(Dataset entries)
*** Block opens ***
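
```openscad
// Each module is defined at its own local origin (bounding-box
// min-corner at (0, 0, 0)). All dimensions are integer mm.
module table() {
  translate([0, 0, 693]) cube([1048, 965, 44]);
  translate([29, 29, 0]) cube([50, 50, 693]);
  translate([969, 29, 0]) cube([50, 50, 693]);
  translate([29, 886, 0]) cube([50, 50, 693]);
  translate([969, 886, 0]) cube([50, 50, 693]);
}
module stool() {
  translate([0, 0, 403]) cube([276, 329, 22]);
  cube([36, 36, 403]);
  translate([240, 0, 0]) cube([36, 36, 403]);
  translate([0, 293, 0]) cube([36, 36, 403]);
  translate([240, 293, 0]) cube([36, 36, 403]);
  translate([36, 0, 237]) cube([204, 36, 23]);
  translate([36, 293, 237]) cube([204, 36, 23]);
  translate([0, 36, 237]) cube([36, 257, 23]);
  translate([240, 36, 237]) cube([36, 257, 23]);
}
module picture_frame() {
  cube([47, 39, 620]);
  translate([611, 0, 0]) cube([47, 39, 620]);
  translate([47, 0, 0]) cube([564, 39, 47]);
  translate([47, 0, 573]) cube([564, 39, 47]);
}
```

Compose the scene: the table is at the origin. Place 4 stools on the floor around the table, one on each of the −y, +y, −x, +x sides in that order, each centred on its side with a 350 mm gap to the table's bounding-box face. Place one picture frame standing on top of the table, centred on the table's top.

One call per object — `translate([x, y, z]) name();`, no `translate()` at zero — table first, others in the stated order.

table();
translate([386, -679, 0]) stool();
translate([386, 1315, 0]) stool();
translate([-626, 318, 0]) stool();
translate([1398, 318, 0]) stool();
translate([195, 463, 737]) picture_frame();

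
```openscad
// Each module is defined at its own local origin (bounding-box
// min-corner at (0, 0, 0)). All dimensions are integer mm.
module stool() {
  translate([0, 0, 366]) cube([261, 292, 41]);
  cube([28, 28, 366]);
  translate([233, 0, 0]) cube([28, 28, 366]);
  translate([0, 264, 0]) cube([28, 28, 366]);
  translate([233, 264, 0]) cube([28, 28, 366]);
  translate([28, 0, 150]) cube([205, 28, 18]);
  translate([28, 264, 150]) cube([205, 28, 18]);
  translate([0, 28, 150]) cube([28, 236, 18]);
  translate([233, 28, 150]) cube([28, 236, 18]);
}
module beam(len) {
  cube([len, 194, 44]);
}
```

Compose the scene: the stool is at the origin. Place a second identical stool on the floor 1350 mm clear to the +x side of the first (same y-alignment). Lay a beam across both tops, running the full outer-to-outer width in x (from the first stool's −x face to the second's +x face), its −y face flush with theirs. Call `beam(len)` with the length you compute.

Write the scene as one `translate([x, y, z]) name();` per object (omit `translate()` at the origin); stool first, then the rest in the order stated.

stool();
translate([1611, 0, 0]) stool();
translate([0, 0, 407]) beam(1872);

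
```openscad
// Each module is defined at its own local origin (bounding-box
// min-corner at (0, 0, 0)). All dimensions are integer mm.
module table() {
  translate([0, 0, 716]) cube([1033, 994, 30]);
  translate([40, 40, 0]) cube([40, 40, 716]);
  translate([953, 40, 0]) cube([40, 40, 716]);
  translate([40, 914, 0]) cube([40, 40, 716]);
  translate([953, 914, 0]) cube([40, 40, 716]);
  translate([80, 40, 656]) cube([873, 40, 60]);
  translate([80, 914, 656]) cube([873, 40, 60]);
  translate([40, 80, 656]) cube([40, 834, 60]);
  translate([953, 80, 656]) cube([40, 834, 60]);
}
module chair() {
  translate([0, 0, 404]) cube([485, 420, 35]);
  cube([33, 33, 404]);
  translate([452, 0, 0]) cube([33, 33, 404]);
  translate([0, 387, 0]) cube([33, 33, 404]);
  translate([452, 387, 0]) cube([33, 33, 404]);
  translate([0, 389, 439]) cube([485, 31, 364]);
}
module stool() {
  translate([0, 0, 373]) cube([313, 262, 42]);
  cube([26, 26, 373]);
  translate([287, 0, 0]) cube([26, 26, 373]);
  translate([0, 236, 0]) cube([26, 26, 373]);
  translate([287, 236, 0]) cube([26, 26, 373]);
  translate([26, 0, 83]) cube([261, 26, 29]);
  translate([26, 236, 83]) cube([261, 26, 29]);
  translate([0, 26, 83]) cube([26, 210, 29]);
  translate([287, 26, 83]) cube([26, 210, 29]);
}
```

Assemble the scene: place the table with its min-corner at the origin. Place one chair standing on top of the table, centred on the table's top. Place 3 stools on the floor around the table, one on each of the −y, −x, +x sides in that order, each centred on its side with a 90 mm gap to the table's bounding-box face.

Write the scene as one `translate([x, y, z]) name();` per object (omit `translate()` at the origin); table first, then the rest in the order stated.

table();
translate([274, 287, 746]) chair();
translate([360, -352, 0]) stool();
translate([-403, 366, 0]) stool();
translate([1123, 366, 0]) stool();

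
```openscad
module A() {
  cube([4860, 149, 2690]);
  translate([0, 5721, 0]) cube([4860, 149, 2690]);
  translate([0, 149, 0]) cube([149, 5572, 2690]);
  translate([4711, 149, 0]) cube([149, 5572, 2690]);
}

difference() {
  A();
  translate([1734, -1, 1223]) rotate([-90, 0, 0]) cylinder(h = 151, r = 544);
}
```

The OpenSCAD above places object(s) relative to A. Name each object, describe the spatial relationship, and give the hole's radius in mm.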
*** Block closes ***
**Required work:** Every entry above must be reproduced exactly.

**Finished task:**
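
```openscad
// Each module is defined at its own local origin (bounding-box
// min-corner at (0, 0, 0)). All dimensions are integer mm.
module table() {
  translate([0, 0, 693]) cube([1048, 965, 44]);
  translate([29, 29, 0]) cube([50, 50, 693]);
  translate([969, 29, 0]) cube([50, 50, 693]);
  translate([29, 886, 0]) cube([50, 50, 693]);
  translate([969, 886, 0]) cube([50, 50, 693]);
}
module stool() {
  translate([0, 0, 403]) cube([276, 329, 22]);
  cube([36, 36, 403]);
  translate([240, 0, 0]) cube([36, 36, 403]);
  translate([0, 293, 0]) cube([36, 36, 403]);
  translate([240, 293, 0]) cube([36, 36, 403]);
  translate([36, 0, 237]) cube([204, 36, 23]);
  translate([36, 293, 237]) cube([204, 36, 23]);
  translate([0, 36, 237]) cube([36, 257, 23]);
  translate([240, 36, 237]) cube([36, 257, 23]);
}
module picture_frame() {
  cube([47, 39, 620]);
  translate([611, 0, 0]) cube([47, 39, 620]);
  translate([47, 0, 0]) cube([564, 39, 47]);
  translate([47, 0, 573]) cube([564, 39, 47]);
}
```

Compose the scene: the table is at the origin. Place 4 stools on the floor around the table, one on each of the −y, +y, −x, +x sides in that order, each centred on its side with a 350 mm gap to the table's bounding-box face. Place one picture frame standing on top of the table, centred on the table's top.

One call per object — `translate([x, y, z]) name();`, no `translate()` at zero — table first, others in the stated order.

table();
translate([386, -679, 0]) stool();
translate([386, 1315, 0]) stool();
translate([-626, 318, 0]) stool();
translate([1398, 318, 0]) stool();
translate([195, 463, 737]) picture_frame();

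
```openscad
// Each module is defined at its own local origin (bounding-box
// min-corner at (0, 0, 0)). All dimensions are integer mm.
module stool() {
  translate([0, 0, 366]) cube([261, 292, 41]);
  cube([28, 28, 366]);
  translate([233, 0, 0]) cube([28, 28, 366]);
  translate([0, 264, 0]) cube([28, 28, 366]);
  translate([233, 264, 0]) cube([28, 28, 366]);
  translate([28, 0, 150]) cube([205, 28, 18]);
  translate([28, 264, 150]) cube([205, 28, 18]);
  translate([0, 28, 150]) cube([28, 236, 18]);
  translate([233, 28, 150]) cube([28, 236, 18]);
}
module beam(len) {
  cube([len, 194, 44]);
}
```

Compose the scene: the stool is at the origin. Place a second identical stool on the floor 1350 mm clear to the +x side of the first (same y-alignment). Lay a beam across both tops, running the full outer-to-outer width in x (from the first stool's −x face to the second's +x face), its −y face flush with theirs. Call `beam(len)` with the length you compute.

Write the scene as one `translate([x, y, z]) name();` per object (omit `translate()` at the origin); stool first, then the rest in the order stated.

stool();
translate([1611, 0, 0]) stool();
translate([0, 0, 407]) beam(1872);

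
```openscad
// Each module is defined at its own local origin (bounding-box
// min-corner at (0, 0, 0)). All dimensions are integer mm.
module table() {
  translate([0, 0, 716]) cube([1033, 994, 30]);
  translate([40, 40, 0]) cube([40, 40, 716]);
  translate([953, 40, 0]) cube([40, 40, 716]);
  translate([40, 914, 0]) cube([40, 40, 716]);
  translate([953, 914, 0]) cube([40, 40, 716]);
  translate([80, 40, 656]) cube([873, 40, 60]);
  translate([80, 914, 656]) cube([873, 40, 60]);
  translate([40, 80, 656]) cube([40, 834, 60]);
  translate([953, 80, 656]) cube([40, 834, 60]);
}
module chair() {
  translate([0, 0, 404]) cube([485, 420, 35]);
  cube([33, 33, 404]);
  translate([452, 0, 0]) cube([33, 33, 404]);
  translate([0, 387, 0]) cube([33, 33, 404]);
  translate([452, 387, 0]) cube([33, 33, 404]);
  translate([0, 389, 439]) cube([485, 31, 364]);
}
module stool() {
  translate([0, 0, 373]) cube([313, 262, 42]);
  cube([26, 26, 373]);
  translate([287, 0, 0]) cube([26, 26, 373]);
  translate([0, 236, 0]) cube([26, 26, 373]);
  translate([287, 236, 0]) cube([26, 26, 373]);
  translate([26, 0, 83]) cube([261, 26, 29]);
  translate([26, 236, 83]) cube([261, 26, 29]);
  translate([0, 26, 83]) cube([26, 210, 29]);
  translate([287, 26, 83]) cube([26, 210, 29]);
}
```

Assemble the scene: place the table with its min-corner at the origin. Place one chair standing on top of the table, centred on the table's top. Place 3 stools on the floor around the table, one on each of the −y, −x, +x sides in that order, each centred on its side with a 90 mm gap to the table's bounding-box face.

Write the scene as one `translate([x, y, z]) name();` per object (omit `translate()` at the origin); table first, then the rest in the order stated.

table();
translate([274, 287, 746]) chair();
translate([360, -352, 0]) stool();
translate([-403, 366, 0]) stool();
translate([1123, 366, 0]) stool();

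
```openscad
module A() {
  cube([4860, 149, 2690]);
  translate([0, 5721, 0]) cube([4860, 149, 2690]);
  translate([0, 149, 0]) cube([149, 5572, 2690]);
  translate([4711, 149, 0]) cube([149, 5572, 2690]);
}

difference() {
  A();
  translate([1734, -1, 1223]) rotate([-90, 0, 0]) cylinder(h = 151, r = 544);
}
```

The OpenSCAD above places object(s) relative to A. Name each object, describe the spatial relationship, and give the hole's radius in mm.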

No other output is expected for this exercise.